▸ **WHAT YOU SHOULD DO**:
What you return must match the records exactly, with every line included.

▸ **MATERIAL FOR THE TASK**:
━━━━━━

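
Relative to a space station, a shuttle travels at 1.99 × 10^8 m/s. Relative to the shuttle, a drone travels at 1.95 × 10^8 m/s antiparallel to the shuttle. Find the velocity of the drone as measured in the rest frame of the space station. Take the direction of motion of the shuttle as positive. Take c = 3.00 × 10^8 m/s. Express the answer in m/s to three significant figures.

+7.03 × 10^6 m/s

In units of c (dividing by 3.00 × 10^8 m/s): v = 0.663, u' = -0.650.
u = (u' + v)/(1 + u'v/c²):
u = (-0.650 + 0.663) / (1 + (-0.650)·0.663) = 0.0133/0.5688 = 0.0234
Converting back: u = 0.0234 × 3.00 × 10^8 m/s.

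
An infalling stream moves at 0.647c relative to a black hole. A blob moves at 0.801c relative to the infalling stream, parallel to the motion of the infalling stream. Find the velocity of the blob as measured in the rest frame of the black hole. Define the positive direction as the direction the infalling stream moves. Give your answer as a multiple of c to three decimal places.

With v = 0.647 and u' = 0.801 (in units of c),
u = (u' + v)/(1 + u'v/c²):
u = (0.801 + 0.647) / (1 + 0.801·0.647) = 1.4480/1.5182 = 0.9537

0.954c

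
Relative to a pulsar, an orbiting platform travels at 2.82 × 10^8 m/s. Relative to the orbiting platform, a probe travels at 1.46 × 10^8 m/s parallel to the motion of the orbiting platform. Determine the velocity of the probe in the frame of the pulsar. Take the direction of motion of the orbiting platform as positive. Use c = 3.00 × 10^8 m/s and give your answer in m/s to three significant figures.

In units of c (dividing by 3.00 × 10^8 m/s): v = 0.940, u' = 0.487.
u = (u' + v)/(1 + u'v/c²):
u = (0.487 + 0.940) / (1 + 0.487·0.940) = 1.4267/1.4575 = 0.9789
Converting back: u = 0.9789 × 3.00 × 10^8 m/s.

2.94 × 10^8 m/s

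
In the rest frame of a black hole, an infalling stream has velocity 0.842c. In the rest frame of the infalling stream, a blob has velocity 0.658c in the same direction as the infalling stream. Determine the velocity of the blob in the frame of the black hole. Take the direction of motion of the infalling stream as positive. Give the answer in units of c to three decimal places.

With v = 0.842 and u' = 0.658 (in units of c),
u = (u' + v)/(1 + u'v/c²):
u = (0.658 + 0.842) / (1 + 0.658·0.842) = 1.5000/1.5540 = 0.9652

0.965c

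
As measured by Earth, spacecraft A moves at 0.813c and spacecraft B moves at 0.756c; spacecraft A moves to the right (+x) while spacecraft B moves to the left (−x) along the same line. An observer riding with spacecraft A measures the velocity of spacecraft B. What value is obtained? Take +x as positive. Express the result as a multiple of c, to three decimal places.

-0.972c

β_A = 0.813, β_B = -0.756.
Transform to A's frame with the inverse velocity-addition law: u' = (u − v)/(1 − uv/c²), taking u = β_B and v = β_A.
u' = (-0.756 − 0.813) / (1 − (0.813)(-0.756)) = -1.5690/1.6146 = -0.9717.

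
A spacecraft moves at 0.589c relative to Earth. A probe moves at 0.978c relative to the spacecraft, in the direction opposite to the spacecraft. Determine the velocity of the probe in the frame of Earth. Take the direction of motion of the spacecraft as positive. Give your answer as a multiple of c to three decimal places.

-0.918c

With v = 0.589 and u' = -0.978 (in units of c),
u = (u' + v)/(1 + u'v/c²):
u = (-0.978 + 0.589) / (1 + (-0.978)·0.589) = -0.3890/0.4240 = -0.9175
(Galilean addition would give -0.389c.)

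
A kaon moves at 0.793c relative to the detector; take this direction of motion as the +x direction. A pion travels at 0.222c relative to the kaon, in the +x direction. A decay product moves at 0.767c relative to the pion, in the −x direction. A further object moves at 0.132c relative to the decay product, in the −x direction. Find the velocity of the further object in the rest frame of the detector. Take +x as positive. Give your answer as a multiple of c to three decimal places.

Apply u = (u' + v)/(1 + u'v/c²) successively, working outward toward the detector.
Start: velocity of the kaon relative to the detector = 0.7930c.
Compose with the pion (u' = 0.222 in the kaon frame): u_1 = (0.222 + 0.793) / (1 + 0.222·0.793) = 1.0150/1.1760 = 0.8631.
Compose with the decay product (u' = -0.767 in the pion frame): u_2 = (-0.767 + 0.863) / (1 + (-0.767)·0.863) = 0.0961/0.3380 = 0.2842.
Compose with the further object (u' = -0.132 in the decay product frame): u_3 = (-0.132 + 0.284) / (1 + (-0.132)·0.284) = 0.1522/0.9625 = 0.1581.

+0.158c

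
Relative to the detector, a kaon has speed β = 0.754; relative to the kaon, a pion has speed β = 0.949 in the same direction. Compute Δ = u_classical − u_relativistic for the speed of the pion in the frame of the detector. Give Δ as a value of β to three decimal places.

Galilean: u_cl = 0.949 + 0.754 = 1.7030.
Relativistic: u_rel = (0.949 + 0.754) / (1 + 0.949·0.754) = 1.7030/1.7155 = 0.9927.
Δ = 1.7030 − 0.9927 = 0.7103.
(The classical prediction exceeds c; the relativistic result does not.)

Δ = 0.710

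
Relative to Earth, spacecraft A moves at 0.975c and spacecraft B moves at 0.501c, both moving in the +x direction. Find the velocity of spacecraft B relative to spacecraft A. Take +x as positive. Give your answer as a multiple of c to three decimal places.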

━━━━━━

▸ **ANSWER TO THIS EXERCISE**:
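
Relative to a space station, a shuttle travels at 1.99 × 10^8 m/s. Relative to the shuttle, a drone travels at 1.95 × 10^8 m/s antiparallel to the shuttle. Find the velocity of the drone as measured in the rest frame of the space station. Take the direction of motion of the shuttle as positive. Take c = 3.00 × 10^8 m/s. Express the answer in m/s to three significant figures.

+7.03 × 10^6 m/s

In units of c (dividing by 3.00 × 10^8 m/s): v = 0.663, u' = -0.650.
u = (u' + v)/(1 + u'v/c²):
u = (-0.650 + 0.663) / (1 + (-0.650)·0.663) = 0.0133/0.5688 = 0.0234
Converting back: u = 0.0234 × 3.00 × 10^8 m/s.

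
An infalling stream moves at 0.647c relative to a black hole. A blob moves at 0.801c relative to the infalling stream, parallel to the motion of the infalling stream. Find the velocity of the blob as measured in the rest frame of the black hole. Define the positive direction as the direction the infalling stream moves. Give your answer as a multiple of c to three decimal places.

With v = 0.647 and u' = 0.801 (in units of c),
u = (u' + v)/(1 + u'v/c²):
u = (0.801 + 0.647) / (1 + 0.801·0.647) = 1.4480/1.5182 = 0.9537

0.954c

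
Relative to a pulsar, an orbiting platform travels at 2.82 × 10^8 m/s. Relative to the orbiting platform, a probe travels at 1.46 × 10^8 m/s parallel to the motion of the orbiting platform. Determine the velocity of the probe in the frame of the pulsar. Take the direction of motion of the orbiting platform as positive. Use c = 3.00 × 10^8 m/s and give your answer in m/s to three significant figures.

In units of c (dividing by 3.00 × 10^8 m/s): v = 0.940, u' = 0.487.
u = (u' + v)/(1 + u'v/c²):
u = (0.487 + 0.940) / (1 + 0.487·0.940) = 1.4267/1.4575 = 0.9789
Converting back: u = 0.9789 × 3.00 × 10^8 m/s.

2.94 × 10^8 m/s

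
In the rest frame of a black hole, an infalling stream has velocity 0.842c. In the rest frame of the infalling stream, a blob has velocity 0.658c in the same direction as the infalling stream. Determine the velocity of the blob in the frame of the black hole. Take the direction of motion of the infalling stream as positive. Give the answer in units of c to three decimal places.

With v = 0.842 and u' = 0.658 (in units of c),
u = (u' + v)/(1 + u'v/c²):
u = (0.658 + 0.842) / (1 + 0.658·0.842) = 1.5000/1.5540 = 0.9652

0.965c

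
As measured by Earth, spacecraft A moves at 0.813c and spacecraft B moves at 0.756c; spacecraft A moves to the right (+x) while spacecraft B moves to the left (−x) along the same line. An observer riding with spacecraft A measures the velocity of spacecraft B. What value is obtained? Take +x as positive. Express the result as a multiple of c, to three decimal places.

-0.972c

β_A = 0.813, β_B = -0.756.
Transform to A's frame with the inverse velocity-addition law: u' = (u − v)/(1 − uv/c²), taking u = β_B and v = β_A.
u' = (-0.756 − 0.813) / (1 − (0.813)(-0.756)) = -1.5690/1.6146 = -0.9717.

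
A spacecraft moves at 0.589c relative to Earth. A probe moves at 0.978c relative to the spacecraft, in the direction opposite to the spacecraft. Determine the velocity of the probe in the frame of Earth. Take the direction of motion of the spacecraft as positive. Give your answer as a multiple of c to three decimal places.

-0.918c

With v = 0.589 and u' = -0.978 (in units of c),
u = (u' + v)/(1 + u'v/c²):
u = (-0.978 + 0.589) / (1 + (-0.978)·0.589) = -0.3890/0.4240 = -0.9175
(Galilean addition would give -0.389c.)

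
A kaon moves at 0.793c relative to the detector; take this direction of motion as the +x direction. A pion travels at 0.222c relative to the kaon, in the +x direction. A decay product moves at 0.767c relative to the pion, in the −x direction. A further object moves at 0.132c relative to the decay product, in the −x direction. Find the velocity of the further object in the rest frame of the detector. Take +x as positive. Give your answer as a multiple of c to three decimal places.

Apply u = (u' + v)/(1 + u'v/c²) successively, working outward toward the detector.
Start: velocity of the kaon relative to the detector = 0.7930c.
Compose with the pion (u' = 0.222 in the kaon frame): u_1 = (0.222 + 0.793) / (1 + 0.222·0.793) = 1.0150/1.1760 = 0.8631.
Compose with the decay product (u' = -0.767 in the pion frame): u_2 = (-0.767 + 0.863) / (1 + (-0.767)·0.863) = 0.0961/0.3380 = 0.2842.
Compose with the further object (u' = -0.132 in the decay product frame): u_3 = (-0.132 + 0.284) / (1 + (-0.132)·0.284) = 0.1522/0.9625 = 0.1581.

+0.158c

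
Relative to the detector, a kaon has speed β = 0.754; relative to the kaon, a pion has speed β = 0.949 in the same direction. Compute Δ = u_classical − u_relativistic for the speed of the pion in the frame of the detector. Give Δ as a value of β to three decimal places.

Galilean: u_cl = 0.949 + 0.754 = 1.7030.
Relativistic: u_rel = (0.949 + 0.754) / (1 + 0.949·0.754) = 1.7030/1.7155 = 0.9927.
Δ = 1.7030 − 0.9927 = 0.7103.
(The classical prediction exceeds c; the relativistic result does not.)

Δ = 0.710

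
Relative to Earth, spacecraft A moves at 0.975c and spacecraft B moves at 0.501c, both moving in the +x direction. Find the velocity of spacecraft B relative to spacecraft A. Take +x as positive. Give your answer as a multiple of c to three decimal places.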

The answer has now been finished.